[Input material Boundary: Start]
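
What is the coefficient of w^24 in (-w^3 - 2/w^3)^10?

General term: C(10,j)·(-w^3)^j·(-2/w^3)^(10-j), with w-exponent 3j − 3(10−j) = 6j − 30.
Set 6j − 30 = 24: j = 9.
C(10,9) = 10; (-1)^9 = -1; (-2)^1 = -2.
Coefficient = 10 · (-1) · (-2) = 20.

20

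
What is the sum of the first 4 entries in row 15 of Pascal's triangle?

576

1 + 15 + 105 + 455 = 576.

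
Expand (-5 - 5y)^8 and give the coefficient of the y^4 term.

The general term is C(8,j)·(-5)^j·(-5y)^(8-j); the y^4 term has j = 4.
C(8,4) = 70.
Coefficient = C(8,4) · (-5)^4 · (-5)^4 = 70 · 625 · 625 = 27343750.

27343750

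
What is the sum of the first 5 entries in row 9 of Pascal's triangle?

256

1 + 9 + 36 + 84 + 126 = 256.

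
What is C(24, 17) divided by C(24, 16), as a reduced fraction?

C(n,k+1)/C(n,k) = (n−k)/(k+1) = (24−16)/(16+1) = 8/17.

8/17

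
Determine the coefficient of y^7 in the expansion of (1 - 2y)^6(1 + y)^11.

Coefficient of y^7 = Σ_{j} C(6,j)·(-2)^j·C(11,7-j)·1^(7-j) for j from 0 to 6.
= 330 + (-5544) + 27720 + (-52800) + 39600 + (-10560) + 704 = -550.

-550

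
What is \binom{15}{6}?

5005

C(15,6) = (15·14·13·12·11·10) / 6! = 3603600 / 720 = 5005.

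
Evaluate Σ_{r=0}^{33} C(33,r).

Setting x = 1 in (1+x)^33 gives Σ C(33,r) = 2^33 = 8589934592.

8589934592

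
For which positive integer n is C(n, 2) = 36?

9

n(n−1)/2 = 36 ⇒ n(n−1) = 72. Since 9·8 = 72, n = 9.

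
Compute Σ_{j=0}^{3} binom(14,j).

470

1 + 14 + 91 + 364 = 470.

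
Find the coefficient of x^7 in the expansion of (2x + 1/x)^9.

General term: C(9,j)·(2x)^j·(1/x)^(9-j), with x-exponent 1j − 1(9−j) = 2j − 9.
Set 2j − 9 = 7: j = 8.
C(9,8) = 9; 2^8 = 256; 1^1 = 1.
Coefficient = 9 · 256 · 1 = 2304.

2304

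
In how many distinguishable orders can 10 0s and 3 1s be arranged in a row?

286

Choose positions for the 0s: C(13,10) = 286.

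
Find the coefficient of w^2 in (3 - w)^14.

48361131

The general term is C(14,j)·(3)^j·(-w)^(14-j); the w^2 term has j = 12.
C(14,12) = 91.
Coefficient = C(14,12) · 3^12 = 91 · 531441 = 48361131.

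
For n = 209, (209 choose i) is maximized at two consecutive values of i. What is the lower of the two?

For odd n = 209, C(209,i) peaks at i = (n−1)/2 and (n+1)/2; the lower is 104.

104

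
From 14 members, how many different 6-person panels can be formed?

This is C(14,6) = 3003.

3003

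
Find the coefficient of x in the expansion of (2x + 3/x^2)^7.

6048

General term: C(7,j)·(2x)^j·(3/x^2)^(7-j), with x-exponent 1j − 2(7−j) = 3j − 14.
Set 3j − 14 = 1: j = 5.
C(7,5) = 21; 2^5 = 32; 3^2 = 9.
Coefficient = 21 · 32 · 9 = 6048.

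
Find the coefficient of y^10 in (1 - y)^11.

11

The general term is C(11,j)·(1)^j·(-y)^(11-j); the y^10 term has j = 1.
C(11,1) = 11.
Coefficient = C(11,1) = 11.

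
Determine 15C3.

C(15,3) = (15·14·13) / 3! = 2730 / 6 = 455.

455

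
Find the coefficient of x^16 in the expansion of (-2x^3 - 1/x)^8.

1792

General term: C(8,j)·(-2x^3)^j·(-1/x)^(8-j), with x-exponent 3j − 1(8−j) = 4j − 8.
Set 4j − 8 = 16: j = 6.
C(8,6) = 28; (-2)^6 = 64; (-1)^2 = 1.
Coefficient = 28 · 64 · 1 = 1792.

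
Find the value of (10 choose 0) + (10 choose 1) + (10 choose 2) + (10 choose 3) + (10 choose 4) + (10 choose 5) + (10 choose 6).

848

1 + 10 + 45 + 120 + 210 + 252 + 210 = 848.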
[Input material Boundary: End]
# Exercise brief
Every entry above needs to be written out again exactly.

# Your response
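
What is the coefficient of w^24 in (-w^3 - 2/w^3)^10?

General term: C(10,j)·(-w^3)^j·(-2/w^3)^(10-j), with w-exponent 3j − 3(10−j) = 6j − 30.
Set 6j − 30 = 24: j = 9.
C(10,9) = 10; (-1)^9 = -1; (-2)^1 = -2.
Coefficient = 10 · (-1) · (-2) = 20.

20

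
What is the sum of the first 4 entries in row 15 of Pascal's triangle?

576

1 + 15 + 105 + 455 = 576.

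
Expand (-5 - 5y)^8 and give the coefficient of the y^4 term.

The general term is C(8,j)·(-5)^j·(-5y)^(8-j); the y^4 term has j = 4.
C(8,4) = 70.
Coefficient = C(8,4) · (-5)^4 · (-5)^4 = 70 · 625 · 625 = 27343750.

27343750

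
What is the sum of the first 5 entries in row 9 of Pascal's triangle?

256

1 + 9 + 36 + 84 + 126 = 256.

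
What is C(24, 17) divided by C(24, 16), as a reduced fraction?

C(n,k+1)/C(n,k) = (n−k)/(k+1) = (24−16)/(16+1) = 8/17.

8/17

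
Determine the coefficient of y^7 in the expansion of (1 - 2y)^6(1 + y)^11.

Coefficient of y^7 = Σ_{j} C(6,j)·(-2)^j·C(11,7-j)·1^(7-j) for j from 0 to 6.
= 330 + (-5544) + 27720 + (-52800) + 39600 + (-10560) + 704 = -550.

-550

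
What is \binom{15}{6}?

5005

C(15,6) = (15·14·13·12·11·10) / 6! = 3603600 / 720 = 5005.

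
Evaluate Σ_{r=0}^{33} C(33,r).

Setting x = 1 in (1+x)^33 gives Σ C(33,r) = 2^33 = 8589934592.

8589934592

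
For which positive integer n is C(n, 2) = 36?

9

n(n−1)/2 = 36 ⇒ n(n−1) = 72. Since 9·8 = 72, n = 9.

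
Compute Σ_{j=0}^{3} binom(14,j).

470

1 + 14 + 91 + 364 = 470.

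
Find the coefficient of x^7 in the expansion of (2x + 1/x)^9.

General term: C(9,j)·(2x)^j·(1/x)^(9-j), with x-exponent 1j − 1(9−j) = 2j − 9.
Set 2j − 9 = 7: j = 8.
C(9,8) = 9; 2^8 = 256; 1^1 = 1.
Coefficient = 9 · 256 · 1 = 2304.

2304

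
In how many distinguishable orders can 10 0s and 3 1s be arranged in a row?

286

Choose positions for the 0s: C(13,10) = 286.

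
Find the coefficient of w^2 in (3 - w)^14.

48361131

The general term is C(14,j)·(3)^j·(-w)^(14-j); the w^2 term has j = 12.
C(14,12) = 91.
Coefficient = C(14,12) · 3^12 = 91 · 531441 = 48361131.

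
For n = 209, (209 choose i) is maximized at two consecutive values of i. What is the lower of the two?

For odd n = 209, C(209,i) peaks at i = (n−1)/2 and (n+1)/2; the lower is 104.

104

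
From 14 members, how many different 6-person panels can be formed?

This is C(14,6) = 3003.

3003

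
Find the coefficient of x in the expansion of (2x + 3/x^2)^7.

6048

General term: C(7,j)·(2x)^j·(3/x^2)^(7-j), with x-exponent 1j − 2(7−j) = 3j − 14.
Set 3j − 14 = 1: j = 5.
C(7,5) = 21; 2^5 = 32; 3^2 = 9.
Coefficient = 21 · 32 · 9 = 6048.

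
Find the coefficient of y^10 in (1 - y)^11.

11

The general term is C(11,j)·(1)^j·(-y)^(11-j); the y^10 term has j = 1.
C(11,1) = 11.
Coefficient = C(11,1) = 11.

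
Determine 15C3.

C(15,3) = (15·14·13) / 3! = 2730 / 6 = 455.

455

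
Find the coefficient of x^16 in the expansion of (-2x^3 - 1/x)^8.

1792

General term: C(8,j)·(-2x^3)^j·(-1/x)^(8-j), with x-exponent 3j − 1(8−j) = 4j − 8.
Set 4j − 8 = 16: j = 6.
C(8,6) = 28; (-2)^6 = 64; (-1)^2 = 1.
Coefficient = 28 · 64 · 1 = 1792.

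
Find the value of (10 choose 0) + (10 choose 1) + (10 choose 2) + (10 choose 3) + (10 choose 4) + (10 choose 5) + (10 choose 6).

848

1 + 10 + 45 + 120 + 210 + 252 + 210 = 848.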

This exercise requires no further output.